» Assigned task
Word for word, transcribe the records that follow.
____________________
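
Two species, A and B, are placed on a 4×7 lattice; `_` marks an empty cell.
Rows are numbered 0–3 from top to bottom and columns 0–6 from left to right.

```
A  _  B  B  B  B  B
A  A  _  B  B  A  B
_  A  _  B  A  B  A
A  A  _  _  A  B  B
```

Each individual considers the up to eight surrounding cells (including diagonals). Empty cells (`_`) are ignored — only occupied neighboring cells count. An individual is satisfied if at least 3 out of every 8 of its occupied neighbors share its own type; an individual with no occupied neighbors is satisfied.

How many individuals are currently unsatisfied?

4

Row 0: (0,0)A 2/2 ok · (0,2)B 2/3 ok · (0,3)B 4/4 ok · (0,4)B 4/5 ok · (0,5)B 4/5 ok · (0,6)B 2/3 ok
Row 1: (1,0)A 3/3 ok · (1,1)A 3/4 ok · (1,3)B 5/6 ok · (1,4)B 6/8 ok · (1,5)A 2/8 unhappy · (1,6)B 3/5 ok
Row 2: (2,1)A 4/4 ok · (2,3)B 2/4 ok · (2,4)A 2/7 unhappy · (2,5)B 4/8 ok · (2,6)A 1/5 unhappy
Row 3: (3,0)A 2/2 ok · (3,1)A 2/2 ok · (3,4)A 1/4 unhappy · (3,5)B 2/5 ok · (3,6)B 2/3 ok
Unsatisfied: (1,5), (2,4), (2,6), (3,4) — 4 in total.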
____________________
» Problem solution
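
Two species, A and B, are placed on a 4×7 lattice; `_` marks an empty cell.
Rows are numbered 0–3 from top to bottom and columns 0–6 from left to right.

```
A  _  B  B  B  B  B
A  A  _  B  B  A  B
_  A  _  B  A  B  A
A  A  _  _  A  B  B
```

Each individual considers the up to eight surrounding cells (including diagonals). Empty cells (`_`) are ignored — only occupied neighboring cells count. An individual is satisfied if at least 3 out of every 8 of its occupied neighbors share its own type; an individual with no occupied neighbors is satisfied.

How many individuals are currently unsatisfied?

4

Row 0: (0,0)A 2/2 ok · (0,2)B 2/3 ok · (0,3)B 4/4 ok · (0,4)B 4/5 ok · (0,5)B 4/5 ok · (0,6)B 2/3 ok
Row 1: (1,0)A 3/3 ok · (1,1)A 3/4 ok · (1,3)B 5/6 ok · (1,4)B 6/8 ok · (1,5)A 2/8 unhappy · (1,6)B 3/5 ok
Row 2: (2,1)A 4/4 ok · (2,3)B 2/4 ok · (2,4)A 2/7 unhappy · (2,5)B 4/8 ok · (2,6)A 1/5 unhappy
Row 3: (3,0)A 2/2 ok · (3,1)A 2/2 ok · (3,4)A 1/4 unhappy · (3,5)B 2/5 ok · (3,6)B 2/3 ok
Unsatisfied: (1,5), (2,4), (2,6), (3,4) — 4 in total.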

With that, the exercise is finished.